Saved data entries
============
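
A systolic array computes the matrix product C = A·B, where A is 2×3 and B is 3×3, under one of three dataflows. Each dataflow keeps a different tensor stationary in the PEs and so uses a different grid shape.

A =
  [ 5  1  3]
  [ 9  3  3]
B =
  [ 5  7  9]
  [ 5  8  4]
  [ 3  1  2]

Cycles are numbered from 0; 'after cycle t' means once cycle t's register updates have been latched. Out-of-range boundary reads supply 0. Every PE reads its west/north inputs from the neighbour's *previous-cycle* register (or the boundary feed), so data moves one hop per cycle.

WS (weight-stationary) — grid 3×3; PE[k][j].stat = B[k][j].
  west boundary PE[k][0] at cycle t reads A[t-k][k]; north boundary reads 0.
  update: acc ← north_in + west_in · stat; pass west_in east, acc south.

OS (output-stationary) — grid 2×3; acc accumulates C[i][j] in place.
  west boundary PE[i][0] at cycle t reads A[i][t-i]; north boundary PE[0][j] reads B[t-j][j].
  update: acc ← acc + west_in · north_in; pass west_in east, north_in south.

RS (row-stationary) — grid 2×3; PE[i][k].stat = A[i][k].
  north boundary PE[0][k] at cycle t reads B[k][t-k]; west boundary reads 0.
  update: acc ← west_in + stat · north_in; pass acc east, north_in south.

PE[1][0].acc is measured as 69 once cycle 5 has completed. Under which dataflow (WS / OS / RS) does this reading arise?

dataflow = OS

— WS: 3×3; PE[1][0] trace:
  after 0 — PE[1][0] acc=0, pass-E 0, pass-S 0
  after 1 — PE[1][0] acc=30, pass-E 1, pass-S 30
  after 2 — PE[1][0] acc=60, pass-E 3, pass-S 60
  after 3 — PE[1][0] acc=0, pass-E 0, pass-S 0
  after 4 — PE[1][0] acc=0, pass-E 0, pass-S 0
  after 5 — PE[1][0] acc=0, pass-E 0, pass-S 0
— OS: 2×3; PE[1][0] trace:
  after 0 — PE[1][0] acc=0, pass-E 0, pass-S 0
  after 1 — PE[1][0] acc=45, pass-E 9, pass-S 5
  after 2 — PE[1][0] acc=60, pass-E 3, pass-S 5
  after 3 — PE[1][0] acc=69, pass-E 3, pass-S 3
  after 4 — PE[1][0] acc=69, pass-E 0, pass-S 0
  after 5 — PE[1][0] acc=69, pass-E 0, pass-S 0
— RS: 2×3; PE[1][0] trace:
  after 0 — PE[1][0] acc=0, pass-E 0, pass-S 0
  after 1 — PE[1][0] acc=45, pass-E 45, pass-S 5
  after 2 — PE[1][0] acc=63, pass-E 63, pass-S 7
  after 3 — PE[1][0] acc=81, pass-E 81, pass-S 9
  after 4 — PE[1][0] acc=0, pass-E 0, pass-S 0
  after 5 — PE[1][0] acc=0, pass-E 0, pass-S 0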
============
- Problem requirements
Keep only those lines of the records that hold "stationary", and return them.

- Result below
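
A systolic array computes the matrix product C = A·B, where A is 2×3 and B is 3×3, under one of three dataflows. Each dataflow keeps a different tensor stationary in the PEs and so uses a different grid shape.
WS (weight-stationary) — grid 3×3; PE[k][j].stat = B[k][j].
OS (output-stationary) — grid 2×3; acc accumulates C[i][j] in place.
RS (row-stationary) — grid 2×3; PE[i][k].stat = A[i][k].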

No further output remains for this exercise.